> **About this exercise**: Your answer should be one number, the count of lines in the listing below containing the word "module".

** Data extracts follows **

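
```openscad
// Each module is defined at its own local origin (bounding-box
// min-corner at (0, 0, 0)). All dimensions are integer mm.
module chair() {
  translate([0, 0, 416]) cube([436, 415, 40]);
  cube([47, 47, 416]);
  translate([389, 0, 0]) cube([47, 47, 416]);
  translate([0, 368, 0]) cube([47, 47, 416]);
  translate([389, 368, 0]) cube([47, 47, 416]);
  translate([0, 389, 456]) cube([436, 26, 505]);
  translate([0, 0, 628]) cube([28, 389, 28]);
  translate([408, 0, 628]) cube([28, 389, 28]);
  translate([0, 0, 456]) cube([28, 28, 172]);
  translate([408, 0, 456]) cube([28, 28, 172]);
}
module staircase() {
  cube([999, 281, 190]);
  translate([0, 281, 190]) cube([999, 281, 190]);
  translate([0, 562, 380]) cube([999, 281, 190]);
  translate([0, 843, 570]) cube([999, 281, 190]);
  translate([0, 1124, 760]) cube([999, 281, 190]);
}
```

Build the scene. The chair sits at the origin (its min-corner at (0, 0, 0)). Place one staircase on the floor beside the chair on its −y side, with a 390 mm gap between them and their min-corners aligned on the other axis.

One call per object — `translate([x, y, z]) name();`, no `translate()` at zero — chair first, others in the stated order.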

** End of Data extracts **

> **Reply to the task**: 3